- [Problem statement]:
Go line by line through the entries below and copy those containing the string "direction".

- [Records for the task]:
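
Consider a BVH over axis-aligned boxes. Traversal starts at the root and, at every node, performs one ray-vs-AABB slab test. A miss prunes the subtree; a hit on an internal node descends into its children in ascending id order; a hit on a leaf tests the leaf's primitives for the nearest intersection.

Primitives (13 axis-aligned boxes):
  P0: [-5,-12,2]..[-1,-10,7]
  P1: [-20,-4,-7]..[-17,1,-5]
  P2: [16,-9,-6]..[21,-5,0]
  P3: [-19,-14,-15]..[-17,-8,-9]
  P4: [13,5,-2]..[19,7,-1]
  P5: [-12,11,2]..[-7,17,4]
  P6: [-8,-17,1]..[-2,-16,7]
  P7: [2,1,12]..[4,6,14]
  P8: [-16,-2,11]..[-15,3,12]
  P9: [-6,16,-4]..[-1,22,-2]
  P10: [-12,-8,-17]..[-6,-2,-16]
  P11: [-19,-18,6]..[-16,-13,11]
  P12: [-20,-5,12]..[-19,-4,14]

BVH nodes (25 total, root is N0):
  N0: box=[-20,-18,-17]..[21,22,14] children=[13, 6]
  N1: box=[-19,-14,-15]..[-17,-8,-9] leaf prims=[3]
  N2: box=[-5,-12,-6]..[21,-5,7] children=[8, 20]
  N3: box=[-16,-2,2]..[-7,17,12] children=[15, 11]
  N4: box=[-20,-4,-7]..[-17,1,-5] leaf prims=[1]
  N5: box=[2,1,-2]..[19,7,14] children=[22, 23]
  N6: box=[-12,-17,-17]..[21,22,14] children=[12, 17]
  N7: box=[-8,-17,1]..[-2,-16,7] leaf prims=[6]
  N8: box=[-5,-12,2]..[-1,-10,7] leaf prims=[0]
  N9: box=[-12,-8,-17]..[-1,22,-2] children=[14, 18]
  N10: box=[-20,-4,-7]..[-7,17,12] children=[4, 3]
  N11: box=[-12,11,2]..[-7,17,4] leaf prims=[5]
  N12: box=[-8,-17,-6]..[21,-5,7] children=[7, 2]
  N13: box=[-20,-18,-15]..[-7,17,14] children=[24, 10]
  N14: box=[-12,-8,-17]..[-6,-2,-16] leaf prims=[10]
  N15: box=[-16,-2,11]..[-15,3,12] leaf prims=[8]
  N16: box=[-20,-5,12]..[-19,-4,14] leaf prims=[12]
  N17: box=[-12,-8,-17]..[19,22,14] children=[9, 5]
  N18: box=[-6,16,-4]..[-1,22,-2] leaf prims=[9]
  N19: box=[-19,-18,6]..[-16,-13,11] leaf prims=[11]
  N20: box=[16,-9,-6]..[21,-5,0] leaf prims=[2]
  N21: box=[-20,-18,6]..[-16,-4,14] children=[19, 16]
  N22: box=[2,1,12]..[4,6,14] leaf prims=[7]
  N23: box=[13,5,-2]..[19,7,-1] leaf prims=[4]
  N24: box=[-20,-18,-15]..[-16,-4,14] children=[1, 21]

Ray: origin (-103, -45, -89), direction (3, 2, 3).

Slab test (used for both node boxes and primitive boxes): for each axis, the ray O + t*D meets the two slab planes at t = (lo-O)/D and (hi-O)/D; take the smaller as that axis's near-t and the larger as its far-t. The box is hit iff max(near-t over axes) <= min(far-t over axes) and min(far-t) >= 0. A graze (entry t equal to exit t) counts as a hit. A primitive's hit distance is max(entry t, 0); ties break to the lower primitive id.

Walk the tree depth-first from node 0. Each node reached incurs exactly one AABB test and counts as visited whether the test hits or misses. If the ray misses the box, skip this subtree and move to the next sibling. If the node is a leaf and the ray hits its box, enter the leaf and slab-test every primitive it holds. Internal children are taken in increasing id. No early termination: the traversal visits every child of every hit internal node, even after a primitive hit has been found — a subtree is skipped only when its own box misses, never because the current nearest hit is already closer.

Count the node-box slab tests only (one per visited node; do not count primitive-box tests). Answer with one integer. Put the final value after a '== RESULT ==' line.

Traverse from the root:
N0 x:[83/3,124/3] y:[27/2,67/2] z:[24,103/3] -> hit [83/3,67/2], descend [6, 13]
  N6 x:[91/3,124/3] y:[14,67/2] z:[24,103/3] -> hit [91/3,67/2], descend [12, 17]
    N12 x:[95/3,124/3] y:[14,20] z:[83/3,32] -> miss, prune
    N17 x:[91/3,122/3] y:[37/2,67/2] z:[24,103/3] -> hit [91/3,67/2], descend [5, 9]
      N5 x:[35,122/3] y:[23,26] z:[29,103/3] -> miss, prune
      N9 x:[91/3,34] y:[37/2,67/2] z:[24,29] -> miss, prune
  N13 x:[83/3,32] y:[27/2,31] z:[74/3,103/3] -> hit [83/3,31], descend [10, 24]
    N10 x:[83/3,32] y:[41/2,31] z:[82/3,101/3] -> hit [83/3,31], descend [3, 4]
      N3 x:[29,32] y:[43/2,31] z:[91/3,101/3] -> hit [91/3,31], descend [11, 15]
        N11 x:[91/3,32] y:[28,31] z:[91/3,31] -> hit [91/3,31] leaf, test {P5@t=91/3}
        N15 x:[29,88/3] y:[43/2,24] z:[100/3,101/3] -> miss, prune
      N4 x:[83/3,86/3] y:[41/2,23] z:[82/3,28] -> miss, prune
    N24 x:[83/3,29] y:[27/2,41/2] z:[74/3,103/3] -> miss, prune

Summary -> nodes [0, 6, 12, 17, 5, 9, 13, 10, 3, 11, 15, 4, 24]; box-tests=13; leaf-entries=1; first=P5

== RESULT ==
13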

--

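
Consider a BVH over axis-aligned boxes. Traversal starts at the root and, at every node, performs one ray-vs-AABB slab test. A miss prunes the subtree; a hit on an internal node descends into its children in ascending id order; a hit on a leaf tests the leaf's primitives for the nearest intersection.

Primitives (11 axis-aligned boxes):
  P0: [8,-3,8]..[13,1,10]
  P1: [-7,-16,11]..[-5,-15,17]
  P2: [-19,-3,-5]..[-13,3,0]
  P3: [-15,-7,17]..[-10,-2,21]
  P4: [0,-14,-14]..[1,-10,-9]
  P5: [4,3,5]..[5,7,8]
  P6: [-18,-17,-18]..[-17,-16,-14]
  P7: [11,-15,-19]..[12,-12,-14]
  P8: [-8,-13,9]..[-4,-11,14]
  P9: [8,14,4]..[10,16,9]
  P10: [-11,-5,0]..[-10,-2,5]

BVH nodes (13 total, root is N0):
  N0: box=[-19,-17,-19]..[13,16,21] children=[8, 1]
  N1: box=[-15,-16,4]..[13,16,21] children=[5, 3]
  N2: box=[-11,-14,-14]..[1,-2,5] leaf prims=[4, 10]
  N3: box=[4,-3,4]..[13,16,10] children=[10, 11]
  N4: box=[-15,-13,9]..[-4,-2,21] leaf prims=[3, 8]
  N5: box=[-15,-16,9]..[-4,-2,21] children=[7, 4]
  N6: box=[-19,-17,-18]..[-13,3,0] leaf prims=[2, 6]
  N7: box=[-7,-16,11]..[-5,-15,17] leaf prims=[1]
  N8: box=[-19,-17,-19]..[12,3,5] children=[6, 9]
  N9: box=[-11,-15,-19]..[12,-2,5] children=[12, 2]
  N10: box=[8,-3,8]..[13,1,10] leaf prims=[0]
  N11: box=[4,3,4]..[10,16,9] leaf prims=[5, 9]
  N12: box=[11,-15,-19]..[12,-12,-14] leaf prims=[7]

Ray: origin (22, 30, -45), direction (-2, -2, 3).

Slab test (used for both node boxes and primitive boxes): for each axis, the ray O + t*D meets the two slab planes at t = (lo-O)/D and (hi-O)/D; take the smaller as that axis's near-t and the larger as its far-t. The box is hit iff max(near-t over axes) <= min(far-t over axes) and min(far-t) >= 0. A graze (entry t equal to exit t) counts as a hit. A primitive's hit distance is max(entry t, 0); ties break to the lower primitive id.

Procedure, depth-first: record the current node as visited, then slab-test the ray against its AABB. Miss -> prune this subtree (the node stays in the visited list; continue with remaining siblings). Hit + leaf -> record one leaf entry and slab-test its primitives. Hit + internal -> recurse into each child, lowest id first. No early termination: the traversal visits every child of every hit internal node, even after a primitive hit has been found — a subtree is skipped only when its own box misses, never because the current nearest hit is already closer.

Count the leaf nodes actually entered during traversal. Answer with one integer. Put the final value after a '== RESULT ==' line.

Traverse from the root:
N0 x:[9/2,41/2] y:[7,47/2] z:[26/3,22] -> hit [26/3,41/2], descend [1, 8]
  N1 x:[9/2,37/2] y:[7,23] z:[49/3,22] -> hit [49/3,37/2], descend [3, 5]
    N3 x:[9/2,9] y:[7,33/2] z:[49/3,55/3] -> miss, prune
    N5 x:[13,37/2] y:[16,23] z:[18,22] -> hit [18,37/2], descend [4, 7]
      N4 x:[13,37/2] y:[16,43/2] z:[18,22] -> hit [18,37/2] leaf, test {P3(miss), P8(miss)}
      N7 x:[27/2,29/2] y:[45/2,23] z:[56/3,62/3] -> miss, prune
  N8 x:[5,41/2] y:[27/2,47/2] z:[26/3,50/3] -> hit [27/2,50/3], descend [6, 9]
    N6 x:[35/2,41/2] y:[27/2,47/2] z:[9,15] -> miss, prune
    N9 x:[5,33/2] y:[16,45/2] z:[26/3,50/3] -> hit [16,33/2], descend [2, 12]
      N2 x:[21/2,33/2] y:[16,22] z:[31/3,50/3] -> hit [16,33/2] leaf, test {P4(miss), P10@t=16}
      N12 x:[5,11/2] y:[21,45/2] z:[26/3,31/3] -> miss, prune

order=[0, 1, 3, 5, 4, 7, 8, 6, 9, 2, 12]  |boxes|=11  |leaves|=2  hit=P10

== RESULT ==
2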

- [Response area]:
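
Ray: origin (-103, -45, -89), direction (3, 2, 3).
Ray: origin (22, 30, -45), direction (-2, -2, 3).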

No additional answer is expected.